Copy each line that includes the string "children" from the material into your answer.

= = = = =

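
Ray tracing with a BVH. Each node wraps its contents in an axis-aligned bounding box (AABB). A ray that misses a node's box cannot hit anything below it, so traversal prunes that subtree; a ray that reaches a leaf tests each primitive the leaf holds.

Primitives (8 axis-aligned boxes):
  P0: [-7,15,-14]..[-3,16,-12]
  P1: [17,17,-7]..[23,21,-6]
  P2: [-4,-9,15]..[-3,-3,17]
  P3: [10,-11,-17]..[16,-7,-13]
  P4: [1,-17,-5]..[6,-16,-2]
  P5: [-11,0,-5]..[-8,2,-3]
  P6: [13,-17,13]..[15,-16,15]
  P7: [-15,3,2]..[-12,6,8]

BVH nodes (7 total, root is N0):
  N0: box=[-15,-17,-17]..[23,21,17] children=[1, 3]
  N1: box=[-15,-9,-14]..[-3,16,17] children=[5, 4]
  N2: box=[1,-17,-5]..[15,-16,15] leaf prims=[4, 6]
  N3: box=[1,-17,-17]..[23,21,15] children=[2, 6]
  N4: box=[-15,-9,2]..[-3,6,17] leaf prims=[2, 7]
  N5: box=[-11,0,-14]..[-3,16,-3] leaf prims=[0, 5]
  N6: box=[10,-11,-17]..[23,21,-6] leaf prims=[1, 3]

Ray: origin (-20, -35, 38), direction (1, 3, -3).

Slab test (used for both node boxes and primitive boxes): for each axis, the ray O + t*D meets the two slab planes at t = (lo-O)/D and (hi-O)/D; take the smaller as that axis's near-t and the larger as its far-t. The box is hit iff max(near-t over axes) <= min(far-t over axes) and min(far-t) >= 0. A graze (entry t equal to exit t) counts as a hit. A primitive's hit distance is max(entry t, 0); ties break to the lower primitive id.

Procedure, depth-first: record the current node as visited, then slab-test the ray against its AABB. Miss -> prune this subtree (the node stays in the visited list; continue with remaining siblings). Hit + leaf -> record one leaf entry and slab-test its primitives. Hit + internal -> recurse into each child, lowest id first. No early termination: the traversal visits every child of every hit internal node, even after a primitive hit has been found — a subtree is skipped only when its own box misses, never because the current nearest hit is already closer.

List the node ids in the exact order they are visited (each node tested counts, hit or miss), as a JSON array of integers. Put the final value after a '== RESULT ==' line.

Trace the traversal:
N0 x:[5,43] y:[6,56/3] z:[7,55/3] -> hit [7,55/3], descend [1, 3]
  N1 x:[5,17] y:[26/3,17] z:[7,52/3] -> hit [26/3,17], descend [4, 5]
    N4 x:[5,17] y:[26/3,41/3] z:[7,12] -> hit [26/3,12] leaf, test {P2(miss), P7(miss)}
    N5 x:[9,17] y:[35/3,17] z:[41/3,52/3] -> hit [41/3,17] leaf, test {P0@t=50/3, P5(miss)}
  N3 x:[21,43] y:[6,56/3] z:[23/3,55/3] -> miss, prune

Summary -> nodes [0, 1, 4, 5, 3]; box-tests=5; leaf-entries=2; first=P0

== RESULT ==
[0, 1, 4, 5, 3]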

= = = = =

● FINAL ANSWER
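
  N0: box=[-15,-17,-17]..[23,21,17] children=[1, 3]
  N1: box=[-15,-9,-14]..[-3,16,17] children=[5, 4]
  N3: box=[1,-17,-17]..[23,21,15] children=[2, 6]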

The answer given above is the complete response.